» THE PROBLEM: Would you restate the entries below word for word, starting at the first line and ending with the one that has "Initial row (generation 0): 011001111100011101"?

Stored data
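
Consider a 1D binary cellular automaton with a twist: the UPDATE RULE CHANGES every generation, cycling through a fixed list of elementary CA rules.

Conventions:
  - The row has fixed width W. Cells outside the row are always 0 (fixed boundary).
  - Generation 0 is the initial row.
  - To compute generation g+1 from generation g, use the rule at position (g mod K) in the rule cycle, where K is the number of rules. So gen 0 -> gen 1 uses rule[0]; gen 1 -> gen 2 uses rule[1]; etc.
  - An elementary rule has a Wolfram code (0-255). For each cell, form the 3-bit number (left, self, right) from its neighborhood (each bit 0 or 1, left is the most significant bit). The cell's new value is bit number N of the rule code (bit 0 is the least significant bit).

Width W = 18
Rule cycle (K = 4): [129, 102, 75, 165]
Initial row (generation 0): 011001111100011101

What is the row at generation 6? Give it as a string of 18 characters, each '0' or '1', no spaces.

Answer: 011011001010000011

Derivation:
Gen 0: 011001111100011101
Gen 1 (rule 129): 000000111001001000
Gen 2 (rule 102): 000001001011011000
Gen 3 (rule 75): 111110010011011011
Gen 4 (rule 165): 011100010000100100
Gen 5 (rule 129): 001001000110000001
Gen 6 (rule 102): 011011001010000011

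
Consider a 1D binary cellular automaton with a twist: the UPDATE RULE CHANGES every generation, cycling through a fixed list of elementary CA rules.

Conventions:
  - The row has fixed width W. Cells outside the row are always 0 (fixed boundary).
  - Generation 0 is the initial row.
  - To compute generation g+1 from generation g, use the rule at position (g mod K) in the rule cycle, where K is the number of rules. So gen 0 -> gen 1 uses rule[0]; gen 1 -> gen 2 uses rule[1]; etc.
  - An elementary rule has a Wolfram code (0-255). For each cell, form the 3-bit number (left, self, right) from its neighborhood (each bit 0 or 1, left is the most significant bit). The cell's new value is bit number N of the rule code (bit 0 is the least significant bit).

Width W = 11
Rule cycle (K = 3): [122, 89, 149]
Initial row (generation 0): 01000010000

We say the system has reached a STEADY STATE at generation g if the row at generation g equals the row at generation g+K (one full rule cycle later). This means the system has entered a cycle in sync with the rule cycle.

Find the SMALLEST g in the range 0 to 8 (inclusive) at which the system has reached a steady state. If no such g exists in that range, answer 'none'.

Gen 0: 01000010000
Gen 1 (rule 122): 10100101000
Gen 2 (rule 89): 00010000111
Gen 3 (rule 149): 11011110010
Gen 4 (rule 122): 11110011101
Gen 5 (rule 89): 10011010100
Gen 6 (rule 149): 11000010111
Gen 7 (rule 122): 11100101101
Gen 8 (rule 89): 10110001100
Gen 9 (rule 149): 10001100011
Gen 10 (rule 122): 01011110111
Gen 11 (rule 89): 00010010101

Answer: none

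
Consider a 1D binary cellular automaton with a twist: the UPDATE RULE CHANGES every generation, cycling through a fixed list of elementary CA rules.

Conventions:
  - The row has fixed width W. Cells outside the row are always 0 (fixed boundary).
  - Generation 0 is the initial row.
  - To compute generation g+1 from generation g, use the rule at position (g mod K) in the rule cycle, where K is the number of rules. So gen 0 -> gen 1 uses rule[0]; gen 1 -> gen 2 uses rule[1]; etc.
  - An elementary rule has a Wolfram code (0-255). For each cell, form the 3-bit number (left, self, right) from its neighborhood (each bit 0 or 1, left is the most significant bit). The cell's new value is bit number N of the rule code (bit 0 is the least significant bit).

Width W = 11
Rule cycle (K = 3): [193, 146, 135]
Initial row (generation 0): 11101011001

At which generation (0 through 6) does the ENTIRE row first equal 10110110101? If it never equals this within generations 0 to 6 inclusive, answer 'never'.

Answer: 3

Derivation:
Gen 0: 11101011001
Gen 1 (rule 193): 01100001000
Gen 2 (rule 146): 10010010100
Gen 3 (rule 135): 10110110101
Gen 4 (rule 193): 00010010000
Gen 5 (rule 146): 00101101000
Gen 6 (rule 135): 11100001011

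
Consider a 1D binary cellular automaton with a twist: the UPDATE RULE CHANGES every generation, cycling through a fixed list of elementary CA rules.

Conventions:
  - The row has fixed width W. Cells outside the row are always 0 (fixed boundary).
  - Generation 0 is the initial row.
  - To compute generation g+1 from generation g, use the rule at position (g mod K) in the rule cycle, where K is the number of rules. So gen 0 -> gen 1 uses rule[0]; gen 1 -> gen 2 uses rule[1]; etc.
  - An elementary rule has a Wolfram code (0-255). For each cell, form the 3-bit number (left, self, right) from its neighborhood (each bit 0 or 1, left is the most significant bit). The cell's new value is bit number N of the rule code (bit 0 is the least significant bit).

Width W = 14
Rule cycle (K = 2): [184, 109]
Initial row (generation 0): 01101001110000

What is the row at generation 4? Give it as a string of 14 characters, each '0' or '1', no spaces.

Gen 0: 01101001110000
Gen 1 (rule 184): 01010101101000
Gen 2 (rule 109): 01111111111011
Gen 3 (rule 184): 01111111110110
Gen 4 (rule 109): 01000000011110

Answer: 01000000011110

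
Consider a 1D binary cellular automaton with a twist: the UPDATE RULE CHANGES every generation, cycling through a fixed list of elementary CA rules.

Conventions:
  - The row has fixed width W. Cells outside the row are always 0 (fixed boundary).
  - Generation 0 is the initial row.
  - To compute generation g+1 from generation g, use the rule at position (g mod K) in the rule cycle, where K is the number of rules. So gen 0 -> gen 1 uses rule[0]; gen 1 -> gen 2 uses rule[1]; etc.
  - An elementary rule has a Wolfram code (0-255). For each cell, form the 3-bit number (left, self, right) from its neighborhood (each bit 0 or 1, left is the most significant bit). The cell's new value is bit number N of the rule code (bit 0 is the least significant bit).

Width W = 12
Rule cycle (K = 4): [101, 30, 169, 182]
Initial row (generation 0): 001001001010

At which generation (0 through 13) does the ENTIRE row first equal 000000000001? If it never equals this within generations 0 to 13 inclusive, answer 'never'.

Gen 0: 001001001010
Gen 1 (rule 101): 101001001110
Gen 2 (rule 30): 101111111001
Gen 3 (rule 169): 011111110000
Gen 4 (rule 182): 101111101000
Gen 5 (rule 101): 110000111011
Gen 6 (rule 30): 101001100010
Gen 7 (rule 169): 010001001000
Gen 8 (rule 182): 111011111100
Gen 9 (rule 101): 001100000101
Gen 10 (rule 30): 011010001101
Gen 11 (rule 169): 010100101010
Gen 12 (rule 182): 111111111111
Gen 13 (rule 101): 000000000001

Answer: 13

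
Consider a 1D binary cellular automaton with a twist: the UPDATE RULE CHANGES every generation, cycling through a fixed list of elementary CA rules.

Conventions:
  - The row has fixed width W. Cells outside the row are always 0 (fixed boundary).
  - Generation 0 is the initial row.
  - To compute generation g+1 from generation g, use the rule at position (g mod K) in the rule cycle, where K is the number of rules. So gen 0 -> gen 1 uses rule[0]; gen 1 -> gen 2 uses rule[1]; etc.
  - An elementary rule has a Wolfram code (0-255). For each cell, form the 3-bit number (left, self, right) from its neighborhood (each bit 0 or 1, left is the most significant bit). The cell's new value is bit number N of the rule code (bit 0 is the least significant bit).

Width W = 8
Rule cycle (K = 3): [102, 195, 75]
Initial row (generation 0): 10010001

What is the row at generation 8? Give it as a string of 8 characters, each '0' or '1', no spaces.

Gen 0: 10010001
Gen 1 (rule 102): 10110011
Gen 2 (rule 195): 00010101
Gen 3 (rule 75): 11100000
Gen 4 (rule 102): 00100000
Gen 5 (rule 195): 11001111
Gen 6 (rule 75): 11011001
Gen 7 (rule 102): 01101011
Gen 8 (rule 195): 10100001

Answer: 10100001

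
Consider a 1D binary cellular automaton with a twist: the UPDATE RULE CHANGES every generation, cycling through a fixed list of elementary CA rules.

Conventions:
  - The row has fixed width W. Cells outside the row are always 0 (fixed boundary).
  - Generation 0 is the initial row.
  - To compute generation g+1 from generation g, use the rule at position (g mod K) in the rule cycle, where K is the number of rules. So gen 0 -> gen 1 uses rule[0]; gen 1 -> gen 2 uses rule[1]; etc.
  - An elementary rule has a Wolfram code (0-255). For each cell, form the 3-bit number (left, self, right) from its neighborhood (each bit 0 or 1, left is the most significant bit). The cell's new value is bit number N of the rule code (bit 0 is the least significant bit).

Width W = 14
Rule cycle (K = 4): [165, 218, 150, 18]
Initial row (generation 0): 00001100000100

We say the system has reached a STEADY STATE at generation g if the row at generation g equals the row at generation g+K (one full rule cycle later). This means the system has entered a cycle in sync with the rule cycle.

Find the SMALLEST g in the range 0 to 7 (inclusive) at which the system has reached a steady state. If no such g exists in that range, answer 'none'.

Answer: 4

Derivation:
Gen 0: 00001100000100
Gen 1 (rule 165): 11100001110101
Gen 2 (rule 218): 11110011110000
Gen 3 (rule 150): 01101101101000
Gen 4 (rule 18): 10000000000100
Gen 5 (rule 165): 10111111110101
Gen 6 (rule 218): 00111111110000
Gen 7 (rule 150): 01011111101000
Gen 8 (rule 18): 10000000000100
Gen 9 (rule 165): 10111111110101
Gen 10 (rule 218): 00111111110000
Gen 11 (rule 150): 01011111101000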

» TASK RESPONSE:
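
Consider a 1D binary cellular automaton with a twist: the UPDATE RULE CHANGES every generation, cycling through a fixed list of elementary CA rules.

Conventions:
  - The row has fixed width W. Cells outside the row are always 0 (fixed boundary).
  - Generation 0 is the initial row.
  - To compute generation g+1 from generation g, use the rule at position (g mod K) in the rule cycle, where K is the number of rules. So gen 0 -> gen 1 uses rule[0]; gen 1 -> gen 2 uses rule[1]; etc.
  - An elementary rule has a Wolfram code (0-255). For each cell, form the 3-bit number (left, self, right) from its neighborhood (each bit 0 or 1, left is the most significant bit). The cell's new value is bit number N of the rule code (bit 0 is the least significant bit).

Width W = 18
Rule cycle (K = 4): [129, 102, 75, 165]
Initial row (generation 0): 011001111100011101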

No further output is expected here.